Problem statement
Below are the entries to retype; reproduce each one exactly.

Saved data entries:
○ ○ ○ ○ ○

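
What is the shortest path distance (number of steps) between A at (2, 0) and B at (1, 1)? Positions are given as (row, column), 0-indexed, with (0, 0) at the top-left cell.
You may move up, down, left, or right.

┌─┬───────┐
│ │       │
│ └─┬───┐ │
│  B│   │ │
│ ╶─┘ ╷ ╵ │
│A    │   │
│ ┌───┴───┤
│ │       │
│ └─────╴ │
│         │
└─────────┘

Finding path from (2, 0) to (1, 1):
Path: (2,0) → (1,0) → (1,1)
Distance: 2 steps

Solution:

┌─┬───────┐
│ │       │
│ └─┬───┐ │
│↱ B│   │ │
│ ╶─┘ ╷ ╵ │
│A    │   │
│ ┌───┴───┤
│ │       │
│ └─────╴ │
│         │
└─────────┘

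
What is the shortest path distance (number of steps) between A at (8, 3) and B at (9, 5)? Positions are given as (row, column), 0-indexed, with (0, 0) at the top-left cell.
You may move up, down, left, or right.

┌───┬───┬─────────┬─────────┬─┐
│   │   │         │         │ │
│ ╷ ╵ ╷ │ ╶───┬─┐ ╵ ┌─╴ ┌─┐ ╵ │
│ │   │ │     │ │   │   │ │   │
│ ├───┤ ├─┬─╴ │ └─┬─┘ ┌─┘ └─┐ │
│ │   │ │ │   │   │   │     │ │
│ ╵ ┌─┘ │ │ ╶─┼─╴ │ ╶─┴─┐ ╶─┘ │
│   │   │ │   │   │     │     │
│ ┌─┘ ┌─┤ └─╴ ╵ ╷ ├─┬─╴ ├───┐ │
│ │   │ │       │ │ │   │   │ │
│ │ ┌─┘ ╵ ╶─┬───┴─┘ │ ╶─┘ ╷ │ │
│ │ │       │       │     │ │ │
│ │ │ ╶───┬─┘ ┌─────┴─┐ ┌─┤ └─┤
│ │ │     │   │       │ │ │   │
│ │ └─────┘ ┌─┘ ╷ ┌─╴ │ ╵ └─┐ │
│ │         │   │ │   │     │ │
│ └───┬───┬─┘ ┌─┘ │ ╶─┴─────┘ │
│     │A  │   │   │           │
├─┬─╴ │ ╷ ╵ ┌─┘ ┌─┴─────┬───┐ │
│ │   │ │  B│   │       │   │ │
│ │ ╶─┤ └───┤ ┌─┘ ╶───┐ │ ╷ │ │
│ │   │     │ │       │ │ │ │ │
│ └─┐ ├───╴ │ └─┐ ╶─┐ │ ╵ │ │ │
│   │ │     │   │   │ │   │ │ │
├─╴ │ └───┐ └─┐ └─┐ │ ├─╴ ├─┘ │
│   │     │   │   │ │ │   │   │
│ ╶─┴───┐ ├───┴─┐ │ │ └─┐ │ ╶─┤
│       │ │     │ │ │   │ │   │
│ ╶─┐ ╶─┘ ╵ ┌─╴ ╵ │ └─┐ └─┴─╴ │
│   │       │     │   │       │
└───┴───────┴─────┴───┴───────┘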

○ ○ ○ ○ ○

Written response
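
What is the shortest path distance (number of steps) between A at (2, 0) and B at (1, 1)? Positions are given as (row, column), 0-indexed, with (0, 0) at the top-left cell.
You may move up, down, left, or right.

┌─┬───────┐
│ │       │
│ └─┬───┐ │
│  B│   │ │
│ ╶─┘ ╷ ╵ │
│A    │   │
│ ┌───┴───┤
│ │       │
│ └─────╴ │
│         │
└─────────┘

Finding path from (2, 0) to (1, 1):
Path: (2,0) → (1,0) → (1,1)
Distance: 2 steps

Solution:

┌─┬───────┐
│ │       │
│ └─┬───┐ │
│↱ B│   │ │
│ ╶─┘ ╷ ╵ │
│A    │   │
│ ┌───┴───┤
│ │       │
│ └─────╴ │
│         │
└─────────┘

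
What is the shortest path distance (number of steps) between A at (8, 3) and B at (9, 5)? Positions are given as (row, column), 0-indexed, with (0, 0) at the top-left cell.
You may move up, down, left, or right.

┌───┬───┬─────────┬─────────┬─┐
│   │   │         │         │ │
│ ╷ ╵ ╷ │ ╶───┬─┐ ╵ ┌─╴ ┌─┐ ╵ │
│ │   │ │     │ │   │   │ │   │
│ ├───┤ ├─┬─╴ │ └─┬─┘ ┌─┘ └─┐ │
│ │   │ │ │   │   │   │     │ │
│ ╵ ┌─┘ │ │ ╶─┼─╴ │ ╶─┴─┐ ╶─┘ │
│   │   │ │   │   │     │     │
│ ┌─┘ ┌─┤ └─╴ ╵ ╷ ├─┬─╴ ├───┐ │
│ │   │ │       │ │ │   │   │ │
│ │ ┌─┘ ╵ ╶─┬───┴─┘ │ ╶─┘ ╷ │ │
│ │ │       │       │     │ │ │
│ │ │ ╶───┬─┘ ┌─────┴─┐ ┌─┤ └─┤
│ │ │     │   │       │ │ │   │
│ │ └─────┘ ┌─┘ ╷ ┌─╴ │ ╵ └─┐ │
│ │         │   │ │   │     │ │
│ └───┬───┬─┘ ┌─┘ │ ╶─┴─────┘ │
│     │A  │   │   │           │
├─┬─╴ │ ╷ ╵ ┌─┘ ┌─┴─────┬───┐ │
│ │   │ │  B│   │       │   │ │
│ │ ╶─┤ └───┤ ┌─┘ ╶───┐ │ ╷ │ │
│ │   │     │ │       │ │ │ │ │
│ └─┐ ├───╴ │ └─┐ ╶─┐ │ ╵ │ │ │
│   │ │     │   │   │ │   │ │ │
├─╴ │ └───┐ └─┐ └─┐ │ ├─╴ ├─┘ │
│   │     │   │   │ │ │   │   │
│ ╶─┴───┐ ├───┴─┐ │ │ └─┐ │ ╶─┤
│       │ │     │ │ │   │ │   │
│ ╶─┐ ╶─┘ ╵ ┌─╴ ╵ │ └─┐ └─┴─╴ │
│   │       │     │   │       │
└───┴───────┴─────┴───┴───────┘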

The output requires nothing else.